▶ [Activity]:
Would you write out the lines from the one containing "Compound J, an" to the end of the records below, exactly and in full, please?

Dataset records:

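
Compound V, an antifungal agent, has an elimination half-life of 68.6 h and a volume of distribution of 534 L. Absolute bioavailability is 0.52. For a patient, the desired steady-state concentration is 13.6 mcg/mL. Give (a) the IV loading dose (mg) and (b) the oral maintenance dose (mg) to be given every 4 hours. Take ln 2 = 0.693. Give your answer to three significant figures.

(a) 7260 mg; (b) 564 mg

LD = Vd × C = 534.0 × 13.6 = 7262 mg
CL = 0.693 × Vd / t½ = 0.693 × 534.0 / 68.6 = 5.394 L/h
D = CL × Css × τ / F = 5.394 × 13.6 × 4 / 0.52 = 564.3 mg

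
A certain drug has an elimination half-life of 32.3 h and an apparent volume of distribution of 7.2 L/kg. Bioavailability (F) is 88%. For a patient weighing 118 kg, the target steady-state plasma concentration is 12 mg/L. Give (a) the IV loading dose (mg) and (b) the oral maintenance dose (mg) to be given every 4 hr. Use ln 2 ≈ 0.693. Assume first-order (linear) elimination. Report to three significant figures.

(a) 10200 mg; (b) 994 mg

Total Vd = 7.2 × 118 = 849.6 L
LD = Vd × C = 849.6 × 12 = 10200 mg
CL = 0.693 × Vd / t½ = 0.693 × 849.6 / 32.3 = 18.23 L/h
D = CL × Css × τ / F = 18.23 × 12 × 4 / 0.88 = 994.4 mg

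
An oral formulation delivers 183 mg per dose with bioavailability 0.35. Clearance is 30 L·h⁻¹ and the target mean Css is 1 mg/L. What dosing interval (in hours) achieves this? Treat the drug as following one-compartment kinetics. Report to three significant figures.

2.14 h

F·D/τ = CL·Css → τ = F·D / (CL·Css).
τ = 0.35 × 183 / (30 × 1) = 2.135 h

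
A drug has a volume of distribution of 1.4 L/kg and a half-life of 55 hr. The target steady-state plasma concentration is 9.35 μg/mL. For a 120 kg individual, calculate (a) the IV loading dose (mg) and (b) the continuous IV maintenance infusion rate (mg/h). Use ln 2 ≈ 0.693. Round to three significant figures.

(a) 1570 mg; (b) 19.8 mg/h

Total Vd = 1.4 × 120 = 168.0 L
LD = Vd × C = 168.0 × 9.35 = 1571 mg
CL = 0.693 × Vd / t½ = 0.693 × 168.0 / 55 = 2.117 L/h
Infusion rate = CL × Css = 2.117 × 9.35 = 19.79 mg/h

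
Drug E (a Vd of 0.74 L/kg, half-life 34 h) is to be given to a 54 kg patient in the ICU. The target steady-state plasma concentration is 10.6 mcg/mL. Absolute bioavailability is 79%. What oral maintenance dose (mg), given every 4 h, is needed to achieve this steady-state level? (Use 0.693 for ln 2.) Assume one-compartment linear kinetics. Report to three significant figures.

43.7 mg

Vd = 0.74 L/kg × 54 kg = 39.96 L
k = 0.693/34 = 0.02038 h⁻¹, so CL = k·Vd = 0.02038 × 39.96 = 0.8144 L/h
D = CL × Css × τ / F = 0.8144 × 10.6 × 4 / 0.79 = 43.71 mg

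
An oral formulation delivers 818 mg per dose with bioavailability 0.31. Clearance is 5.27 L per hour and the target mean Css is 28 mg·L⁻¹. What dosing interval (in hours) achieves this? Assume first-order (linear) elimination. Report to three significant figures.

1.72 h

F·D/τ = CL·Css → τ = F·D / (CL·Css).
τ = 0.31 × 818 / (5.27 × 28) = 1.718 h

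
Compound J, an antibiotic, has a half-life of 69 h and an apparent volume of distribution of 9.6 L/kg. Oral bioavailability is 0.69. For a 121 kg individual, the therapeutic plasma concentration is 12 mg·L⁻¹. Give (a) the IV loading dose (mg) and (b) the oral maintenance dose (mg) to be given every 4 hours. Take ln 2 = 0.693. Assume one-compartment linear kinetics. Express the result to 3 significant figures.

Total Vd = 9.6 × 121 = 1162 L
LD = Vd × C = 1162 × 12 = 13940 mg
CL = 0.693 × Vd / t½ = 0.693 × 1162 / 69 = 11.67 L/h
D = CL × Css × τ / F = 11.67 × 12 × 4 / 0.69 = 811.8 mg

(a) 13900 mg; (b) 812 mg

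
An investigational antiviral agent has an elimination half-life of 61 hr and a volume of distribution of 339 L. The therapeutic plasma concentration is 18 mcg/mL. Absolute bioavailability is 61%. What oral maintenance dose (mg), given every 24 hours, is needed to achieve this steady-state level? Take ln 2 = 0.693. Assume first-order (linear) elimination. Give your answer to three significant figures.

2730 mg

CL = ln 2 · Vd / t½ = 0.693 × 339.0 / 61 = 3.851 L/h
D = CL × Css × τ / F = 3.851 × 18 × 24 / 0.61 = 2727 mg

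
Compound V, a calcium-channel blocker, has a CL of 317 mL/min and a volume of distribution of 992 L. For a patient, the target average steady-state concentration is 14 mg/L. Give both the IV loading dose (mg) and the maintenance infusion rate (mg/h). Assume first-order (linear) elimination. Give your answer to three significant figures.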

▶ [Expected answer]:
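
Compound J, an antibiotic, has a half-life of 69 h and an apparent volume of distribution of 9.6 L/kg. Oral bioavailability is 0.69. For a 121 kg individual, the therapeutic plasma concentration is 12 mg·L⁻¹. Give (a) the IV loading dose (mg) and (b) the oral maintenance dose (mg) to be given every 4 hours. Take ln 2 = 0.693. Assume one-compartment linear kinetics. Express the result to 3 significant figures.

Total Vd = 9.6 × 121 = 1162 L
LD = Vd × C = 1162 × 12 = 13940 mg
CL = 0.693 × Vd / t½ = 0.693 × 1162 / 69 = 11.67 L/h
D = CL × Css × τ / F = 11.67 × 12 × 4 / 0.69 = 811.8 mg

(a) 13900 mg; (b) 812 mg

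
An investigational antiviral agent has an elimination half-life of 61 hr and a volume of distribution of 339 L. The therapeutic plasma concentration is 18 mcg/mL. Absolute bioavailability is 61%. What oral maintenance dose (mg), given every 24 hours, is needed to achieve this steady-state level? Take ln 2 = 0.693. Assume first-order (linear) elimination. Give your answer to three significant figures.

2730 mg

CL = ln 2 · Vd / t½ = 0.693 × 339.0 / 61 = 3.851 L/h
D = CL × Css × τ / F = 3.851 × 18 × 24 / 0.61 = 2727 mg

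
Compound V, a calcium-channel blocker, has a CL of 317 mL/min and a volume of distribution of 992 L. For a patient, the target average steady-state concentration is 14 mg/L. Give both the IV loading dose (mg) and the maintenance infusion rate (mg/h). Assume first-order (linear) elimination. Give your answer to three significant figures.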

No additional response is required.